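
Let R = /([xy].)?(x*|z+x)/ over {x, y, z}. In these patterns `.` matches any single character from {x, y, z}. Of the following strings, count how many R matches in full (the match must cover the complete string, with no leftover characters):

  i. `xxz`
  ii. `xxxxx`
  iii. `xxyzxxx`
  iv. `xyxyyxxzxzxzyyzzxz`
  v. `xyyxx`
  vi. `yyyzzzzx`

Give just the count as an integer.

1

i → no match
ii → match
iii → no match
iv → no match
v → no match
vi → no match
Total matched: 1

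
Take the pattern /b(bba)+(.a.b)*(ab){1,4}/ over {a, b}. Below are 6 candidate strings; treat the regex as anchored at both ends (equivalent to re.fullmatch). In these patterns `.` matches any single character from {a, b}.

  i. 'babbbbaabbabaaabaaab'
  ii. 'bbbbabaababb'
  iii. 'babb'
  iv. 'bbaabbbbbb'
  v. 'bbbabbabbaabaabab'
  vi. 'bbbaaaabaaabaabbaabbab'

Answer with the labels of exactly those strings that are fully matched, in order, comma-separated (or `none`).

i → no match — must start with 'bbba'
ii → no match — must start with 'bbba'
iii → no match — must start with 'bbba'
iv → no match — must start with 'bbba'
v → no match
vi → match

vi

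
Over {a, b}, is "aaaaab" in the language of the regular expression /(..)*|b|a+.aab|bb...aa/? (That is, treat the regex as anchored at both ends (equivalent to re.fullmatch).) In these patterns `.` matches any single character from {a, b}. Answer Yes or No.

Yes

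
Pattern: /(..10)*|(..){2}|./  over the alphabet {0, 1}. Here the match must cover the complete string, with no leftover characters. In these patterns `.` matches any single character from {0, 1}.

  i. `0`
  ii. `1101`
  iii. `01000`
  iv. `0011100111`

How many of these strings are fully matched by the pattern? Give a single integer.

2

i → match
ii → match
iii → no match
iv → no match
Total matched: 2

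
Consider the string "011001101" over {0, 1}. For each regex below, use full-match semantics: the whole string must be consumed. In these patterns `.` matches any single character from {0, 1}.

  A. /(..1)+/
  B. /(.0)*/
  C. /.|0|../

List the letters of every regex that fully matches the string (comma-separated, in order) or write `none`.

A → match
B → no match
C → no match

A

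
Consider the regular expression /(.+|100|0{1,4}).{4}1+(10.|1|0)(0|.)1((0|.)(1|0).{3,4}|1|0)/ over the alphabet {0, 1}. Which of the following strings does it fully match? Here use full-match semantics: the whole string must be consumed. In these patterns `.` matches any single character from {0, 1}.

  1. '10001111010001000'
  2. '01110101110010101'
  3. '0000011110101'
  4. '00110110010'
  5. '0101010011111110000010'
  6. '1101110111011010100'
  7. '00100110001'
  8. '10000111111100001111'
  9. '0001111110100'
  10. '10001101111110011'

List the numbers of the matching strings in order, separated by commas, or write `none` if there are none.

4, 6, 10

1 → no match
2 → no match
3 → no match
4. '00110110010' → match
5 → no match
6 → match
7. '00100110001' → no match
8 → no match
9 → no match
10 → match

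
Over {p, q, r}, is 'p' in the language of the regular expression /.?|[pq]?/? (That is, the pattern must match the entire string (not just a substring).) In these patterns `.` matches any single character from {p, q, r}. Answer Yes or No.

Yes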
■ ■ ■ ■
Which lines above include the string "alphabet"? Show them.

Response to the exercise |
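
Pattern: /(..10)*|(..){2}|./  over the alphabet {0, 1}. Here the match must cover the complete string, with no leftover characters. In these patterns `.` matches any single character from {0, 1}.
Consider the regular expression /(.+|100|0{1,4}).{4}1+(10.|1|0)(0|.)1((0|.)(1|0).{3,4}|1|0)/ over the alphabet {0, 1}. Which of the following strings does it fully match? Here use full-match semantics: the whole string must be consumed. In these patterns `.` matches any single character from {0, 1}.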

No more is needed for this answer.